→ **Source material**
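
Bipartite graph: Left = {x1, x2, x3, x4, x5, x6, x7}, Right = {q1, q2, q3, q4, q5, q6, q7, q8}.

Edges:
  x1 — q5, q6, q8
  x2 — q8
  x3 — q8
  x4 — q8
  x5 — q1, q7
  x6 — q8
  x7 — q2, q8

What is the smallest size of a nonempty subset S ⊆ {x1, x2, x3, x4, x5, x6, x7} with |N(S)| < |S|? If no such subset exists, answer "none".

Take S = {x2, x3}. Its neighbourhood is {q8}, so |N(S)| = 1 < |S| = 2.
No single vertex violates Hall's condition since each has at least one neighbour, so 2 is the minimum.

2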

→ **Work required**
With every word kept as it is, set down the entries again.

→ **The completed task**
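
Bipartite graph: Left = {x1, x2, x3, x4, x5, x6, x7}, Right = {q1, q2, q3, q4, q5, q6, q7, q8}.

Edges:
  x1 — q5, q6, q8
  x2 — q8
  x3 — q8
  x4 — q8
  x5 — q1, q7
  x6 — q8
  x7 — q2, q8

What is the smallest size of a nonempty subset S ⊆ {x1, x2, x3, x4, x5, x6, x7} with |N(S)| < |S|? If no such subset exists, answer "none".

Take S = {x2, x3}. Its neighbourhood is {q8}, so |N(S)| = 1 < |S| = 2.
No single vertex violates Hall's condition since each has at least one neighbour, so 2 is the minimum.

2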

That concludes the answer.